* **Work to be completed**
From the entries below, please gather each line containing the string "sequence".

Extracted data entries
:::
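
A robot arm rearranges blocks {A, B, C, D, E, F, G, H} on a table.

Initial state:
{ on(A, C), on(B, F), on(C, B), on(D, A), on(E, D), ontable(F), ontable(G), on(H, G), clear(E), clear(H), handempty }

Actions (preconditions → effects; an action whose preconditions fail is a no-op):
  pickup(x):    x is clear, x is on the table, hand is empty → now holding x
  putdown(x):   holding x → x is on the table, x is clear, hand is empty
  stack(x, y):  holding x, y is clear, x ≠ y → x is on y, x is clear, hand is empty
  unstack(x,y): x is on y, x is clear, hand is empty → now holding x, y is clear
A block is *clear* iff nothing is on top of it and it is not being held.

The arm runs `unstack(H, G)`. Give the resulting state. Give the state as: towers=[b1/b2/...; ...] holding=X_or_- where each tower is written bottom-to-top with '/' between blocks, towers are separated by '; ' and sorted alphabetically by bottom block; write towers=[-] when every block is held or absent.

before: towers=[F/B/C/A/D/E; G/H] holding=-
pre[unstack(H, G)]: on(H,G) yes, clear(H) yes, handempty yes
all met → apply unstack(H, G)
after:  towers=[F/B/C/A/D/E; G] holding=H

towers=[F/B/C/A/D/E; G] holding=H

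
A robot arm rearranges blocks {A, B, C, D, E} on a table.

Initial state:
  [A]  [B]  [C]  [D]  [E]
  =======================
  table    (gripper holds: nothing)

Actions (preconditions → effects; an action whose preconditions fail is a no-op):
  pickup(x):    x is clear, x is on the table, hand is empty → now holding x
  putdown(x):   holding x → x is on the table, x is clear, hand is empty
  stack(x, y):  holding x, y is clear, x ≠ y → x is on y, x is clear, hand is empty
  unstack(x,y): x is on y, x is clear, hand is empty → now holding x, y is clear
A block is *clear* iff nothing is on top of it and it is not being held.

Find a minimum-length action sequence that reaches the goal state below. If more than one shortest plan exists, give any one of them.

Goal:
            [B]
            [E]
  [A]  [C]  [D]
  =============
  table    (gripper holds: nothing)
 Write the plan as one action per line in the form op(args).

pickup(E)
stack(E, D)
pickup(B)
stack(B, E)

step 1 (pickup(E)): towers=[A; B; C; D] holding=E
step 2 (stack(E, D)): towers=[A; B; C; D/E] holding=-
step 3 (pickup(B)): towers=[A; C; D/E] holding=B
step 4 (stack(B, E)): towers=[A; C; D/E/B] holding=-
goal check: towers=[A; C; D/E/B] holding=- — reached (length 4, optimal by BFS)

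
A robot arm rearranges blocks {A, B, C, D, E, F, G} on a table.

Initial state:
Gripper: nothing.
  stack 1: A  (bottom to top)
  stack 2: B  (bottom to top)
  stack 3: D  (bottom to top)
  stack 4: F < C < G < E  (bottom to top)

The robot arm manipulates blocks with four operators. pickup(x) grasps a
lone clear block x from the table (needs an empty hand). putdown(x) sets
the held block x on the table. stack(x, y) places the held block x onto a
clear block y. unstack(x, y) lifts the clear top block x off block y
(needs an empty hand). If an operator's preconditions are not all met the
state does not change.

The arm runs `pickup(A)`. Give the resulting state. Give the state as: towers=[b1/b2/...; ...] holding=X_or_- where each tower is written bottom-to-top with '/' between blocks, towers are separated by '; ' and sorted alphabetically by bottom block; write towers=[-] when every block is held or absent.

before: towers=[A; B; D; F/C/G/E] holding=-
pre[pickup(A)]: clear(A) ok, ontable(A) ok, handempty ok
all met → apply pickup(A)
after:  towers=[B; D; F/C/G/E] holding=A

towers=[B; D; F/C/G/E] holding=A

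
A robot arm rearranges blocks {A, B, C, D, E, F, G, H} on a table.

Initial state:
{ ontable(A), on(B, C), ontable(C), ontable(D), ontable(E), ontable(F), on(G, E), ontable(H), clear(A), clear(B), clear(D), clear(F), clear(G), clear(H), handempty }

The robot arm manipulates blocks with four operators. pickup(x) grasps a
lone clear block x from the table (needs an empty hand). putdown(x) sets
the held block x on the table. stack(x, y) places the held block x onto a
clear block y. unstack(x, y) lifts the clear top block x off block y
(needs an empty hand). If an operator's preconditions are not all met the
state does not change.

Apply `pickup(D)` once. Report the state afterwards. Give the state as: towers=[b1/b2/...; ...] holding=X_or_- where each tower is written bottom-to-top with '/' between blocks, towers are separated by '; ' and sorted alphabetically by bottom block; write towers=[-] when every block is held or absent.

towers=[A; C/B; E/G; F; H] holding=D

before: towers=[A; C/B; D; E/G; F; H] holding=-
pre[pickup(D)]: clear(D) ✓, ontable(D) ✓, handempty ✓
all met → apply pickup(D)
after:  towers=[A; C/B; E/G; F; H] holding=D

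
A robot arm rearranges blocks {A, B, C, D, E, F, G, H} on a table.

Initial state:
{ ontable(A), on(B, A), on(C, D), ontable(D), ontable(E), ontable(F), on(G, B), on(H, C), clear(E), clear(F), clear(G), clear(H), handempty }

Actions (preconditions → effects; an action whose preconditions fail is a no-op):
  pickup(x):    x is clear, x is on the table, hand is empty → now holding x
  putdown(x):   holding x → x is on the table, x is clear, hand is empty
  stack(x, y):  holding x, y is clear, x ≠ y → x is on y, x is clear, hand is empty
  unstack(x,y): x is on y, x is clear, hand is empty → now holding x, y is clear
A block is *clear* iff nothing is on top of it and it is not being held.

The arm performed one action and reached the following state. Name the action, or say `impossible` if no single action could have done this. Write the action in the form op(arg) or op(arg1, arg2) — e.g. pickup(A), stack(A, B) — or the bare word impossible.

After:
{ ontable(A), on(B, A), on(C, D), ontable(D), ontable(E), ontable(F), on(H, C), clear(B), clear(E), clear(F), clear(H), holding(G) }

unstack(G, B)

target: towers=[A/B; D/C/H; E; F] holding=G
     unstack(G, B) → towers=[A/B; D/C/H; E; F] holding=G  ← match
         pickup(E) → towers=[A/B/G; D/C/H; F] holding=E
     unstack(H, C) → towers=[A/B/G; D/C; E; F] holding=H
         pickup(F) → towers=[A/B/G; D/C/H; E] holding=F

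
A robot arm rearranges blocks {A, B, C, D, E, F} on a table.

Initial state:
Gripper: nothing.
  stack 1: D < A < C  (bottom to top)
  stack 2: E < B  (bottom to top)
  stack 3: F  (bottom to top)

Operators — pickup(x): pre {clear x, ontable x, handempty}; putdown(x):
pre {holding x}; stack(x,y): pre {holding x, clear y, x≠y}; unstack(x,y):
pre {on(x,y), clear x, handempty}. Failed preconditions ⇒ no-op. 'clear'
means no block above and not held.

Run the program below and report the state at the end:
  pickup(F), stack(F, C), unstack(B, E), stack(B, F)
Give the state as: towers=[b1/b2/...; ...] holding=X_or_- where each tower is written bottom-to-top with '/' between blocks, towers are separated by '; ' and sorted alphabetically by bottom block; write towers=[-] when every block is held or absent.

step 1 (pickup(F)): towers=[D/A/C; E/B] holding=F
step 2 (stack(F, C)): towers=[D/A/C/F; E/B] holding=-
step 3 (unstack(B, E)): towers=[D/A/C/F; E] holding=B
step 4 (stack(B, F)): towers=[D/A/C/F/B; E] holding=-

towers=[D/A/C/F/B; E] holding=-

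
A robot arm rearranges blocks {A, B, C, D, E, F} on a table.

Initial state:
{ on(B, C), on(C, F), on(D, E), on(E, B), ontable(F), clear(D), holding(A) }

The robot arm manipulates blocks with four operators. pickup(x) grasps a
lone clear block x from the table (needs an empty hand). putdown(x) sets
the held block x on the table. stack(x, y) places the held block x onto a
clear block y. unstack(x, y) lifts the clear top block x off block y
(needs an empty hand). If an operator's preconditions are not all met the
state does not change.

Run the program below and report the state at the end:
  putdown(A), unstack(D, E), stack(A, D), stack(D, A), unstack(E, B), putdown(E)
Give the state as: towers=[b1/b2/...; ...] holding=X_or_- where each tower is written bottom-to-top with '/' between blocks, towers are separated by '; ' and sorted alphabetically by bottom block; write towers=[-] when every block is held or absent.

towers=[A/D; E; F/C/B] holding=-

step 1 (putdown(A)): towers=[A; F/C/B/E/D] holding=-
step 2 (unstack(D, E)): towers=[A; F/C/B/E] holding=D
step 3 (stack(A, D)) [no-op]: towers=[A; F/C/B/E] holding=D
step 4 (stack(D, A)): towers=[A/D; F/C/B/E] holding=-
step 5 (unstack(E, B)): towers=[A/D; F/C/B] holding=E
step 6 (putdown(E)): towers=[A/D; E; F/C/B] holding=-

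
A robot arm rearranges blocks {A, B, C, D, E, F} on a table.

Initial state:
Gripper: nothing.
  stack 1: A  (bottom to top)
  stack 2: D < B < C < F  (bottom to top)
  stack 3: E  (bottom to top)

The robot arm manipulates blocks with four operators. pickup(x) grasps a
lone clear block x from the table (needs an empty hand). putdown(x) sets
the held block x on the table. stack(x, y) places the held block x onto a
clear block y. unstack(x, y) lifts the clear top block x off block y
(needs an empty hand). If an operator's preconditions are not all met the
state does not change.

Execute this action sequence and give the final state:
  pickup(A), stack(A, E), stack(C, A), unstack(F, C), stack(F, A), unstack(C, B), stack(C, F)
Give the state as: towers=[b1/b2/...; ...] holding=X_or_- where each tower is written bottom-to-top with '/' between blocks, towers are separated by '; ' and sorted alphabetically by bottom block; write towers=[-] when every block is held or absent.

towers=[D/B; E/A/F/C] holding=-

step 1 (pickup(A)): towers=[D/B/C/F; E] holding=A
step 2 (stack(A, E)): towers=[D/B/C/F; E/A] holding=-
step 3 (stack(C, A)) [no-op]: towers=[D/B/C/F; E/A] holding=-
step 4 (unstack(F, C)): towers=[D/B/C; E/A] holding=F
step 5 (stack(F, A)): towers=[D/B/C; E/A/F] holding=-
step 6 (unstack(C, B)): towers=[D/B; E/A/F] holding=C
step 7 (stack(C, F)): towers=[D/B; E/A/F/C] holding=-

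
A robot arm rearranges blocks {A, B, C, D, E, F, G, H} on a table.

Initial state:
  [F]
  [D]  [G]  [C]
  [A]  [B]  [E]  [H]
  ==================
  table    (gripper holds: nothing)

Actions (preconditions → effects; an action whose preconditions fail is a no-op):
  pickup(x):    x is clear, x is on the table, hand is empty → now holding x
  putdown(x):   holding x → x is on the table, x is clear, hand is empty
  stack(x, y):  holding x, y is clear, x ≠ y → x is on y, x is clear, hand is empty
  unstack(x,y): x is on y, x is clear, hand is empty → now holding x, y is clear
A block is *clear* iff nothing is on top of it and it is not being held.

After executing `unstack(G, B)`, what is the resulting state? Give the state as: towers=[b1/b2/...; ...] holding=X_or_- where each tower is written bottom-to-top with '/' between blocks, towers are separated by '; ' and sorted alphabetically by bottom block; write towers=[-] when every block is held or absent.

before: towers=[A/D/F; B/G; E/C; H] holding=-
pre[unstack(G, B)]: on(G,B) yes, clear(G) yes, handempty yes
all met → apply unstack(G, B)
after:  towers=[A/D/F; B; E/C; H] holding=G

towers=[A/D/F; B; E/C; H] holding=G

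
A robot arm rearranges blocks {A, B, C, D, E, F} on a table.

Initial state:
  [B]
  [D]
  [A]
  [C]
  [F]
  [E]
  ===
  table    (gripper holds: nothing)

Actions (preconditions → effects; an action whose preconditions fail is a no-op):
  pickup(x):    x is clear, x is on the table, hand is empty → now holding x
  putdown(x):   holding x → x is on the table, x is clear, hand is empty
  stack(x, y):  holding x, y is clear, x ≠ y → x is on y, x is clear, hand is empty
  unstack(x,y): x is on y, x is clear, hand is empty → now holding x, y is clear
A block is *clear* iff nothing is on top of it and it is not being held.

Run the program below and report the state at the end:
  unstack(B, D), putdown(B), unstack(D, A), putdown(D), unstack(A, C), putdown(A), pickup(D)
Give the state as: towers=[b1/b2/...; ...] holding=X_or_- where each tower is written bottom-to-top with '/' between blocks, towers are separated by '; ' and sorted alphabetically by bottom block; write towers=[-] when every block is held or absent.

towers=[A; B; E/F/C] holding=D

step 1 (unstack(B, D)): towers=[E/F/C/A/D] holding=B
step 2 (putdown(B)): towers=[B; E/F/C/A/D] holding=-
step 3 (unstack(D, A)): towers=[B; E/F/C/A] holding=D
step 4 (putdown(D)): towers=[B; D; E/F/C/A] holding=-
step 5 (unstack(A, C)): towers=[B; D; E/F/C] holding=A
step 6 (putdown(A)): towers=[A; B; D; E/F/C] holding=-
step 7 (pickup(D)): towers=[A; B; E/F/C] holding=D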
:::
* **Solution to this exercise**
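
Find a minimum-length action sequence that reaches the goal state below. If more than one shortest plan exists, give any one of them.
Execute this action sequence and give the final state: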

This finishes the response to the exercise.